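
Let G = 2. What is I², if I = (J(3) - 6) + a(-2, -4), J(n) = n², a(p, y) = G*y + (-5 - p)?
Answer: 64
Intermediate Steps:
a(p, y) = -5 - p + 2*y (a(p, y) = 2*y + (-5 - p) = -5 - p + 2*y)
I = -8 (I = (3² - 6) + (-5 - 1*(-2) + 2*(-4)) = (9 - 6) + (-5 + 2 - 8) = 3 - 11 = -8)
I² = (-8)² = 64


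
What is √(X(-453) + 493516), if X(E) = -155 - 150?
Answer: √493211 ≈ 702.29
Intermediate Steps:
X(E) = -305
√(X(-453) + 493516) = √(-305 + 493516) = √493211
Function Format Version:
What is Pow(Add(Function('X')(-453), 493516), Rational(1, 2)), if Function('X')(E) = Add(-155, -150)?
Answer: Pow(493211, Rational(1, 2)) ≈ 702.29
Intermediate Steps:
Function('X')(E) = -305
Pow(Add(Function('X')(-453), 493516), Rational(1, 2)) = Pow(Add(-305, 493516), Rational(1, 2)) = Pow(493211, Rational(1, 2))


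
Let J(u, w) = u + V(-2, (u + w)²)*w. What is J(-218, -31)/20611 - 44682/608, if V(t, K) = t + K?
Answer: -1044815199/6265744 ≈ -166.75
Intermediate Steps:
V(t, K) = K + t
J(u, w) = u + w*(-2 + (u + w)²) (J(u, w) = u + ((u + w)² - 2)*w = u + (-2 + (u + w)²)*w = u + w*(-2 + (u + w)²))
J(-218, -31)/20611 - 44682/608 = (-218 - 31*(-2 + (-218 - 31)²))/20611 - 44682/608 = (-218 - 31*(-2 + (-249)²))*(1/20611) - 44682*1/608 = (-218 - 31*(-2 + 62001))*(1/20611) - 22341/304 = (-218 - 31*61999)*(1/20611) - 22341/304 = (-218 - 1921969)*(1/20611) - 22341/304 = -1922187*1/20611 - 22341/304 = -1922187/20611 - 22341/304 = -1044815199/6265744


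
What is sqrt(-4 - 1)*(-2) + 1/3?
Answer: 1/3 - 2*I*sqrt(5) ≈ 0.33333 - 4.4721*I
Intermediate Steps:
sqrt(-4 - 1)*(-2) + 1/3 = sqrt(-5)*(-2) + 1/3 = (I*sqrt(5))*(-2) + 1/3 = -2*I*sqrt(5) + 1/3 = 1/3 - 2*I*sqrt(5)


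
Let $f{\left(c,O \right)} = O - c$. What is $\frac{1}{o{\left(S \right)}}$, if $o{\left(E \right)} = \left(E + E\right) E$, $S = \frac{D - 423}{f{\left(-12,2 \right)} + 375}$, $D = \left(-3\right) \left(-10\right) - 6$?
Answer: $\frac{151321}{318402} \approx 0.47525$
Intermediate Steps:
$D = 24$ ($D = 30 - 6 = 24$)
$S = - \frac{399}{389}$ ($S = \frac{24 - 423}{\left(2 - -12\right) + 375} = - \frac{399}{\left(2 + 12\right) + 375} = - \frac{399}{14 + 375} = - \frac{399}{389} \approx -1.0257$)
$o{\left(E \right)} = 2 E^{2}$ ($o{\left(E \right)} = 2 E E = 2 E^{2}$)
$\frac{1}{o{\left(S \right)}} = \frac{1}{2 \left(- \frac{399}{389}\right)^{2}} = \frac{1}{2 \cdot \frac{159201}{151321}} = \frac{1}{\frac{318402}{151321}} = \frac{151321}{318402}$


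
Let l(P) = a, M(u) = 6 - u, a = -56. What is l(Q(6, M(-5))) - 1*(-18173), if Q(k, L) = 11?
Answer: 18117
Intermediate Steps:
l(P) = -56
l(Q(6, M(-5))) - 1*(-18173) = -56 - 1*(-18173) = -56 + 18173 = 18117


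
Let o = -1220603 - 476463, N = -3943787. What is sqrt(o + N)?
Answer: I*sqrt(5640853) ≈ 2375.0*I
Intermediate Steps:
o = -1697066
sqrt(o + N) = sqrt(-1697066 - 3943787) = sqrt(-5640853) = I*sqrt(5640853)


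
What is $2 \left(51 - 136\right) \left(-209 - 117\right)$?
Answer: $55420$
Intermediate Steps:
$2 \left(51 - 136\right) \left(-209 - 117\right) = 2 \left(\left(-85\right) \left(-326\right)\right) = 2 \cdot 27710 = 55420$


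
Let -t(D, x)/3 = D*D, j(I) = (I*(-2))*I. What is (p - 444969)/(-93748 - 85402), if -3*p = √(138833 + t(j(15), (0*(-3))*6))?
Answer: 444969/179150 + I*√468667/537450 ≈ 2.4838 + 0.0012738*I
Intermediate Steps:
j(I) = -2*I² (j(I) = (-2*I)*I = -2*I²)
t(D, x) = -3*D² (t(D, x) = -3*D*D = -3*D²)
p = -I*√468667/3 (p = -√(138833 - 3*(-2*15²)²)/3 = -√(138833 - 3*(-2*225)²)/3 = -√(138833 - 3*(-450)²)/3 = -√(138833 - 3*202500)/3 = -√(138833 - 607500)/3 = -I*√468667/3 ≈ -228.2*I)
(p - 444969)/(-93748 - 85402) = (-I*√468667/3 - 444969)/(-93748 - 85402) = (-444969 - I*√468667/3)/(-179150) = (-444969 - I*√468667/3)*(-1/179150) = 444969/179150 + I*√468667/537450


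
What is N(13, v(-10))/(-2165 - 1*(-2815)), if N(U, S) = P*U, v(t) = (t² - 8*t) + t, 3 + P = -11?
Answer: -7/25 ≈ -0.28000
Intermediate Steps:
P = -14 (P = -3 - 11 = -14)
v(t) = t² - 7*t
N(U, S) = -14*U
N(13, v(-10))/(-2165 - 1*(-2815)) = (-14*13)/(-2165 - 1*(-2815)) = -182/(-2165 + 2815) = -182/650 = -182*1/650 = -7/25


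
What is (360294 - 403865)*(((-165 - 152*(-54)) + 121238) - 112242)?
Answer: -742406269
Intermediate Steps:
(360294 - 403865)*(((-165 - 152*(-54)) + 121238) - 112242) = -43571*(((-165 + 8208) + 121238) - 112242) = -43571*((8043 + 121238) - 112242) = -43571*(129281 - 112242) = -43571*17039 = -742406269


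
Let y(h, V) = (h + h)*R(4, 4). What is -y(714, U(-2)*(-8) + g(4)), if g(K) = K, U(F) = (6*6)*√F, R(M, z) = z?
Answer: -5712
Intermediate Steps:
U(F) = 36*√F
y(h, V) = 8*h (y(h, V) = (h + h)*4 = (2*h)*4 = 8*h)
-y(714, U(-2)*(-8) + g(4)) = -8*714 = -1*5712 = -5712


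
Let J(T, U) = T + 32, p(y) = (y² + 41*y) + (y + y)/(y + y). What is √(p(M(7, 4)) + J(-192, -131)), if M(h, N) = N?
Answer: √21 ≈ 4.5826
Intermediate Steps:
p(y) = 1 + y² + 41*y (p(y) = (y² + 41*y) + (2*y)/((2*y)) = (y² + 41*y) + (2*y)*(1/(2*y)) = (y² + 41*y) + 1 = 1 + y² + 41*y)
J(T, U) = 32 + T
√(p(M(7, 4)) + J(-192, -131)) = √((1 + 4² + 41*4) + (32 - 192)) = √((1 + 16 + 164) - 160) = √(181 - 160) = √21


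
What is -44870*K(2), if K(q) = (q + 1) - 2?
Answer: -44870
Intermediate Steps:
K(q) = -1 + q (K(q) = (1 + q) - 2 = -1 + q)
-44870*K(2) = -44870*(-1 + 2) = -44870*1 = -44870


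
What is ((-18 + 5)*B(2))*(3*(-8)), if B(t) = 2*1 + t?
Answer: 1248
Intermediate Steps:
B(t) = 2 + t
((-18 + 5)*B(2))*(3*(-8)) = ((-18 + 5)*(2 + 2))*(3*(-8)) = -13*4*(-24) = -52*(-24) = 1248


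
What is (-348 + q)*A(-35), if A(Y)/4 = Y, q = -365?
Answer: 99820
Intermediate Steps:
A(Y) = 4*Y
(-348 + q)*A(-35) = (-348 - 365)*(4*(-35)) = -713*(-140) = 99820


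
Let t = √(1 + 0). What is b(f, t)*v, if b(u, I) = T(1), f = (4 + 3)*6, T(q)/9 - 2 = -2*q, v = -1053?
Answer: 0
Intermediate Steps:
t = 1 (t = √1 = 1)
T(q) = 18 - 18*q (T(q) = 18 + 9*(-2*q) = 18 - 18*q)
f = 42 (f = 7*6 = 42)
b(u, I) = 0 (b(u, I) = 18 - 18*1 = 18 - 18 = 0)
b(f, t)*v = 0*(-1053) = 0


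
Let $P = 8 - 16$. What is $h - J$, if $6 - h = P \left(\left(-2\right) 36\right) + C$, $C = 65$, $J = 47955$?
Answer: $-48590$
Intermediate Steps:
$P = -8$ ($P = 8 - 16 = -8$)
$h = -635$ ($h = 6 - \left(- 8 \left(\left(-2\right) 36\right) + 65\right) = 6 - \left(\left(-8\right) \left(-72\right) + 65\right) = 6 - \left(576 + 65\right) = 6 - 641 = -635$)
$h - J = -635 - 47955 = -48590$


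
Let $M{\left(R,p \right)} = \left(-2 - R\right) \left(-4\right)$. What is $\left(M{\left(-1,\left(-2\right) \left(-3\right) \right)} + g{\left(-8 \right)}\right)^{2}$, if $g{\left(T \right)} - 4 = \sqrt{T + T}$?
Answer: $48 + 64 i \approx 48.0 + 64.0 i$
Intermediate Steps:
$g{\left(T \right)} = 4 + \sqrt{2} \sqrt{T}$ ($g{\left(T \right)} = 4 + \sqrt{T + T} = 4 + \sqrt{2 T} = 4 + \sqrt{2} \sqrt{T}$)
$M{\left(R,p \right)} = 8 + 4 R$
$\left(M{\left(-1,\left(-2\right) \left(-3\right) \right)} + g{\left(-8 \right)}\right)^{2} = \left(\left(8 + 4 \left(-1\right)\right) + \left(4 + \sqrt{2} \sqrt{-8}\right)\right)^{2} = \left(\left(8 - 4\right) + \left(4 + \sqrt{2} \cdot 2 i \sqrt{2}\right)\right)^{2} = \left(4 + \left(4 + 4 i\right)\right)^{2} = \left(8 + 4 i\right)^{2}$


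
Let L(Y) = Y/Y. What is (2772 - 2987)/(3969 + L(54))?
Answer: -43/794 ≈ -0.054156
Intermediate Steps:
L(Y) = 1
(2772 - 2987)/(3969 + L(54)) = (2772 - 2987)/(3969 + 1) = -215/3970 = -215*1/3970 = -43/794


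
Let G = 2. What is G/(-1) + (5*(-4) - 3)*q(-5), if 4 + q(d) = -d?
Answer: -25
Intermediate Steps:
q(d) = -4 - d
G/(-1) + (5*(-4) - 3)*q(-5) = 2/(-1) + (5*(-4) - 3)*(-4 - 1*(-5)) = 2*(-1) + (-20 - 3)*(-4 + 5) = -2 - 23*1 = -2 - 23 = -25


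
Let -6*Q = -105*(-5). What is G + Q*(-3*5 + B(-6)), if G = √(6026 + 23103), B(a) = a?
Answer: 3675/2 + √29129 ≈ 2008.2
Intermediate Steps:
Q = -175/2 (Q = -(-7)*5*(-5)/2 = -(-7)*(-25)/2 = -⅙*525 = -175/2 ≈ -87.500)
G = √29129 ≈ 170.67
G + Q*(-3*5 + B(-6)) = √29129 - 175*(-3*5 - 6)/2 = √29129 - 175*(-15 - 6)/2 = √29129 - 175/2*(-21) = √29129 + 3675/2 = 3675/2 + √29129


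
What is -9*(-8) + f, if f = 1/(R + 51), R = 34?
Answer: 6121/85 ≈ 72.012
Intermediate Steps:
f = 1/85 (f = 1/(34 + 51) = 1/85 ≈ 0.011765)
-9*(-8) + f = -9*(-8) + 1/85 = 72 + 1/85 = 6121/85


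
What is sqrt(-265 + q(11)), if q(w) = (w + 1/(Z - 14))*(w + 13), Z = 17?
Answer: sqrt(7) ≈ 2.6458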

Your assignment: Retype, exactly and in full, the lines above from the one containing "What is -44870*K(2), if K(q) = (q + 1) - 2?" through the one containing "Answer: $48 + 64 i \approx 48.0 + 64.0 i$".

Task response:
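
What is -44870*K(2), if K(q) = (q + 1) - 2?
Answer: -44870
Intermediate Steps:
K(q) = -1 + q (K(q) = (1 + q) - 2 = -1 + q)
-44870*K(2) = -44870*(-1 + 2) = -44870*1 = -44870


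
What is ((-18 + 5)*B(2))*(3*(-8)), if B(t) = 2*1 + t?
Answer: 1248
Intermediate Steps:
B(t) = 2 + t
((-18 + 5)*B(2))*(3*(-8)) = ((-18 + 5)*(2 + 2))*(3*(-8)) = -13*4*(-24) = -52*(-24) = 1248


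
What is (-348 + q)*A(-35), if A(Y)/4 = Y, q = -365?
Answer: 99820
Intermediate Steps:
A(Y) = 4*Y
(-348 + q)*A(-35) = (-348 - 365)*(4*(-35)) = -713*(-140) = 99820


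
Let t = √(1 + 0). What is b(f, t)*v, if b(u, I) = T(1), f = (4 + 3)*6, T(q)/9 - 2 = -2*q, v = -1053?
Answer: 0
Intermediate Steps:
t = 1 (t = √1 = 1)
T(q) = 18 - 18*q (T(q) = 18 + 9*(-2*q) = 18 - 18*q)
f = 42 (f = 7*6 = 42)
b(u, I) = 0 (b(u, I) = 18 - 18*1 = 18 - 18 = 0)
b(f, t)*v = 0*(-1053) = 0


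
Let $P = 8 - 16$. What is $h - J$, if $6 - h = P \left(\left(-2\right) 36\right) + C$, $C = 65$, $J = 47955$?
Answer: $-48590$
Intermediate Steps:
$P = -8$ ($P = 8 - 16 = -8$)
$h = -635$ ($h = 6 - \left(- 8 \left(\left(-2\right) 36\right) + 65\right) = 6 - \left(\left(-8\right) \left(-72\right) + 65\right) = 6 - \left(576 + 65\right) = 6 - 641 = -635$)
$h - J = -635 - 47955 = -48590$


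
Let $M{\left(R,p \right)} = \left(-2 - R\right) \left(-4\right)$. What is $\left(M{\left(-1,\left(-2\right) \left(-3\right) \right)} + g{\left(-8 \right)}\right)^{2}$, if $g{\left(T \right)} - 4 = \sqrt{T + T}$?
Answer: $48 + 64 i \approx 48.0 + 64.0 i$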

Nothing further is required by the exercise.